Your answer should consist only of the lines from the line containing "Answer: 5225974/5 ≈ 1.0452e+6" through the last line below, each repeated exactly.
──────── INPUT
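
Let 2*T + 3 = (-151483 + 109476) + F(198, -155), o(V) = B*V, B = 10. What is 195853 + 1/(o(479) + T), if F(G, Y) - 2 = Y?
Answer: 6381478297/32583 ≈ 1.9585e+5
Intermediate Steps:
F(G, Y) = 2 + Y
o(V) = 10*V
T = -42163/2 (T = -3/2 + ((-151483 + 109476) + (2 - 155))/2 = -3/2 + (-42007 - 153)/2 = -3/2 + (1/2)*(-42160) = -3/2 - 21080 = -42163/2 ≈ -21082.)
195853 + 1/(o(479) + T) = 195853 + 1/(10*479 - 42163/2) = 195853 + 1/(4790 - 42163/2) = 195853 + 1/(-32583/2) = 195853 - 2/32583 = 6381478297/32583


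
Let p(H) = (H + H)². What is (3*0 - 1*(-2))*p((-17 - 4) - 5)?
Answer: 5408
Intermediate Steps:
p(H) = 4*H² (p(H) = (2*H)² = 4*H²)
(3*0 - 1*(-2))*p((-17 - 4) - 5) = (3*0 - 1*(-2))*(4*((-17 - 4) - 5)²) = (0 + 2)*(4*(-21 - 5)²) = 2*(4*(-26)²) = 2*(4*676) = 2*2704 = 5408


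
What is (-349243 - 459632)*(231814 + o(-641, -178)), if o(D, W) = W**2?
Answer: -213136944750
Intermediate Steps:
(-349243 - 459632)*(231814 + o(-641, -178)) = (-349243 - 459632)*(231814 + (-178)**2) = -808875*(231814 + 31684) = -808875*263498 = -213136944750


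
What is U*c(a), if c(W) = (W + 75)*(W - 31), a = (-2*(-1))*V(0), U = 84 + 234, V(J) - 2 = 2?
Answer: -607062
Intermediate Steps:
V(J) = 4 (V(J) = 2 + 2 = 4)
U = 318
a = 8 (a = -2*(-1)*4 = 2*4 = 8)
c(W) = (-31 + W)*(75 + W) (c(W) = (75 + W)*(-31 + W) = (-31 + W)*(75 + W))
U*c(a) = 318*(-2325 + 8² + 44*8) = 318*(-2325 + 64 + 352) = 318*(-1909) = -607062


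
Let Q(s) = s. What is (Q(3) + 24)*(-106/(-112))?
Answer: 1431/56 ≈ 25.554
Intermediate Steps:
(Q(3) + 24)*(-106/(-112)) = (3 + 24)*(-106/(-112)) = 27*(-106*(-1/112)) = 27*(53/56) = 1431/56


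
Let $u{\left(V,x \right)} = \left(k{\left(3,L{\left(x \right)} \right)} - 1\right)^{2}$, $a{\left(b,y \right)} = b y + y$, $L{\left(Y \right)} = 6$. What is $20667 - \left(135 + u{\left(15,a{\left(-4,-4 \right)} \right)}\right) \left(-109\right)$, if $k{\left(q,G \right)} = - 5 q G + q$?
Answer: $879478$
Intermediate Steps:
$k{\left(q,G \right)} = q - 5 G q$ ($k{\left(q,G \right)} = - 5 G q + q = q - 5 G q$)
$a{\left(b,y \right)} = y + b y$
$u{\left(V,x \right)} = 7744$ ($u{\left(V,x \right)} = \left(3 \left(1 - 30\right) - 1\right)^{2} = \left(3 \left(-29\right) - 1\right)^{2} = \left(-87 - 1\right)^{2} = \left(-88\right)^{2} = 7744$)
$20667 - \left(135 + u{\left(15,a{\left(-4,-4 \right)} \right)}\right) \left(-109\right) = 20667 - \left(135 + 7744\right) \left(-109\right) = 20667 - 7879 \left(-109\right) = 20667 - -858811 = 20667 + 858811 = 879478$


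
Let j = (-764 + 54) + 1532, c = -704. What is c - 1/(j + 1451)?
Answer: -1600193/2273 ≈ -704.00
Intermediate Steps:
j = 822 (j = -710 + 1532 = 822)
c - 1/(j + 1451) = -704 - 1/(822 + 1451) = -704 - 1/2273 = -1600193/2273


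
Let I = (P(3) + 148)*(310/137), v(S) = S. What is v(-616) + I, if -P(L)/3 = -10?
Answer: -29212/137 ≈ -213.23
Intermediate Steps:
P(L) = 30 (P(L) = -3*(-10) = 30)
I = 55180/137 (I = (30 + 148)*(310/137) = 178*(310*(1/137)) = 178*(310/137) = 55180/137 ≈ 402.77)
v(-616) + I = -616 + 55180/137 = -29212/137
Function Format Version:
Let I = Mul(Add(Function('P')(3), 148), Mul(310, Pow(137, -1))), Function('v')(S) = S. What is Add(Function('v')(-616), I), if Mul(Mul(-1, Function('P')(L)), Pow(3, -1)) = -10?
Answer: Rational(-29212, 137) ≈ -213.23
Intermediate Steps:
Function('P')(L) = 30 (Function('P')(L) = Mul(-3, -10) = 30)
I = Rational(55180, 137) (I = Mul(Add(30, 148), Mul(310, Pow(137, -1))) = Mul(178, Mul(310, Rational(1, 137))) = Mul(178, Rational(310, 137)) = Rational(55180, 137) ≈ 402.77)
Add(Function('v')(-616), I) = Add(-616, Rational(55180, 137)) = Rational(-29212, 137)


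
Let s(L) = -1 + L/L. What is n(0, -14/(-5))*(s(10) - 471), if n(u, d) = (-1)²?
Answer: -471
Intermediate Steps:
s(L) = 0 (s(L) = -1 + 1 = 0)
n(u, d) = 1
n(0, -14/(-5))*(s(10) - 471) = 1*(0 - 471) = 1*(-471) = -471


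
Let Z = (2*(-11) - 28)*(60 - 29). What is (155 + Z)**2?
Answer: 1946025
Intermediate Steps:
Z = -1550 (Z = (-22 - 28)*31 = -50*31 = -1550)
(155 + Z)**2 = (155 - 1550)**2 = (-1395)**2 = 1946025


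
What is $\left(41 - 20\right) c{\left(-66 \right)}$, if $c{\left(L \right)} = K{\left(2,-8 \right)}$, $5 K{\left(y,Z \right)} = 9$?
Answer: $\frac{189}{5} \approx 37.8$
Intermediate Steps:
$K{\left(y,Z \right)} = \frac{9}{5}$ ($K{\left(y,Z \right)} = \frac{1}{5} \cdot 9 = \frac{9}{5}$)
$c{\left(L \right)} = \frac{9}{5}$
$\left(41 - 20\right) c{\left(-66 \right)} = \left(41 - 20\right) \frac{9}{5} = 21 \cdot \frac{9}{5} = \frac{189}{5}$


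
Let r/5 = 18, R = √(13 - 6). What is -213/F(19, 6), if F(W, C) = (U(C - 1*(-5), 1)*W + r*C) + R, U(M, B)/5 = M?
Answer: -112535/837406 + 71*√7/837406 ≈ -0.13416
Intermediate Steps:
U(M, B) = 5*M
R = √7 ≈ 2.6458
r = 90 (r = 5*18 = 90)
F(W, C) = √7 + 90*C + W*(25 + 5*C) (F(W, C) = ((5*(C - 1*(-5)))*W + 90*C) + √7 = ((5*(C + 5))*W + 90*C) + √7 = ((5*(5 + C))*W + 90*C) + √7 = ((25 + 5*C)*W + 90*C) + √7 = (W*(25 + 5*C) + 90*C) + √7 = (90*C + W*(25 + 5*C)) + √7 = √7 + 90*C + W*(25 + 5*C))
-213/F(19, 6) = -213/(√7 + 90*6 + 5*19*(5 + 6)) = -213/(√7 + 540 + 5*19*11) = -213/(√7 + 540 + 1045) = -213/(1585 + √7)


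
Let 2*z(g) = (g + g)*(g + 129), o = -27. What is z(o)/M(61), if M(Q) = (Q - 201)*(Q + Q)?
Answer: 1377/8540 ≈ 0.16124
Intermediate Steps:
M(Q) = 2*Q*(-201 + Q) (M(Q) = (-201 + Q)*(2*Q) = 2*Q*(-201 + Q))
z(g) = g*(129 + g) (z(g) = ((g + g)*(g + 129))/2 = ((2*g)*(129 + g))/2 = (2*g*(129 + g))/2 = g*(129 + g))
z(o)/M(61) = (-27*(129 - 27))/((2*61*(-201 + 61))) = (-27*102)/((2*61*(-140))) = -2754/(-17080) = -2754*(-1/17080) = 1377/8540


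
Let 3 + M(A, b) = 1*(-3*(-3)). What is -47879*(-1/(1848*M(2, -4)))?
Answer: 47879/11088 ≈ 4.3181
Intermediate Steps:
M(A, b) = 6 (M(A, b) = -3 + 1*(-3*(-3)) = -3 + 1*9 = -3 + 9 = 6)
-47879*(-1/(1848*M(2, -4))) = -47879/((6*(-42))*44) = -47879/((-252*44)) = -47879/(-11088) = -47879*(-1/11088) = 47879/11088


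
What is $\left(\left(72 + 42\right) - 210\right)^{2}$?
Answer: $9216$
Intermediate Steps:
$\left(\left(72 + 42\right) - 210\right)^{2} = \left(114 - 210\right)^{2} = \left(-96\right)^{2} = 9216$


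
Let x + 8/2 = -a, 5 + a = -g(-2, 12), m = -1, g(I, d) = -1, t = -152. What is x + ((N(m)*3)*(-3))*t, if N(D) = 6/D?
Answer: -8208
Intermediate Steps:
a = -4 (a = -5 - 1*(-1) = -5 + 1 = -4)
x = 0 (x = -4 - 1*(-4) = -4 + 4 = 0)
x + ((N(m)*3)*(-3))*t = 0 + (((6/(-1))*3)*(-3))*(-152) = 0 + (((6*(-1))*3)*(-3))*(-152) = 0 + (-6*3*(-3))*(-152) = 0 - 18*(-3)*(-152) = 0 + 54*(-152) = 0 - 8208 = -8208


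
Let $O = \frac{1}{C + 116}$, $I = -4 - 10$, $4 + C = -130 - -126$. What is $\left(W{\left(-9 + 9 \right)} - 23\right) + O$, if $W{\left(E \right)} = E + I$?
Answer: $- \frac{3995}{108} \approx -36.991$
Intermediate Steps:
$C = -8$ ($C = -4 - 4 = -8$)
$I = -14$ ($I = -4 - 10 = -14$)
$W{\left(E \right)} = -14 + E$ ($W{\left(E \right)} = E - 14 = -14 + E$)
$O = \frac{1}{108}$ ($O = \frac{1}{-8 + 116} = \frac{1}{108} \approx 0.0092593$)
$\left(W{\left(-9 + 9 \right)} - 23\right) + O = \left(\left(-14 + \left(-9 + 9\right)\right) - 23\right) + \frac{1}{108} = \left(\left(-14 + 0\right) - 23\right) + \frac{1}{108} = \left(-14 - 23\right) + \frac{1}{108} = -37 + \frac{1}{108} = - \frac{3995}{108}$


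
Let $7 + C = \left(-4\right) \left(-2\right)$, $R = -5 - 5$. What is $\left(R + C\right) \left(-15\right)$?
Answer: $135$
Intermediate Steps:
$R = -10$
$C = 1$ ($C = -7 - -8 = -7 + 8 = 1$)
$\left(R + C\right) \left(-15\right) = \left(-10 + 1\right) \left(-15\right) = \left(-9\right) \left(-15\right) = 135$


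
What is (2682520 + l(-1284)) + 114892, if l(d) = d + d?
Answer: 2794844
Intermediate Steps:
l(d) = 2*d
(2682520 + l(-1284)) + 114892 = (2682520 + 2*(-1284)) + 114892 = (2682520 - 2568) + 114892 = 2679952 + 114892 = 2794844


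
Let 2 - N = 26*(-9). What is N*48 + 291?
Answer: 11619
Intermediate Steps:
N = 236 (N = 2 - 26*(-9) = 2 - 1*(-234) = 2 + 234 = 236)
N*48 + 291 = 236*48 + 291 = 11328 + 291 = 11619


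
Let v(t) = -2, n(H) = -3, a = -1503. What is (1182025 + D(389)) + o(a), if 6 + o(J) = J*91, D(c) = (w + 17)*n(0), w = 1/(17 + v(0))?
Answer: 5225974/5 ≈ 1.0452e+6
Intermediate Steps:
w = 1/15 (w = 1/(17 - 2) = 1/15 ≈ 0.066667)
D(c) = -256/5 (D(c) = (1/15 + 17)*(-3) = (256/15)*(-3) = -256/5)
o(J) = -6 + 91*J (o(J) = -6 + J*91 = -6 + 91*J)
(1182025 + D(389)) + o(a) = (1182025 - 256/5) + (-6 + 91*(-1503)) = 5909869/5 + (-6 - 136773) = 5909869/5 - 136779 = 5225974/5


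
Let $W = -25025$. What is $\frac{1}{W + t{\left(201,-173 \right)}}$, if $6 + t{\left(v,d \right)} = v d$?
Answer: $- \frac{1}{59804} \approx -1.6721 \cdot 10^{-5}$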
────────────────
FINISHED TASK:
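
Answer: 5225974/5 ≈ 1.0452e+6
Intermediate Steps:
w = 1/15 (w = 1/(17 - 2) = 1/15 ≈ 0.066667)
D(c) = -256/5 (D(c) = (1/15 + 17)*(-3) = (256/15)*(-3) = -256/5)
o(J) = -6 + 91*J (o(J) = -6 + J*91 = -6 + 91*J)
(1182025 + D(389)) + o(a) = (1182025 - 256/5) + (-6 + 91*(-1503)) = 5909869/5 + (-6 - 136773) = 5909869/5 - 136779 = 5225974/5


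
Let $W = -25025$. What is $\frac{1}{W + t{\left(201,-173 \right)}}$, if $6 + t{\left(v,d \right)} = v d$?
Answer: $- \frac{1}{59804} \approx -1.6721 \cdot 10^{-5}$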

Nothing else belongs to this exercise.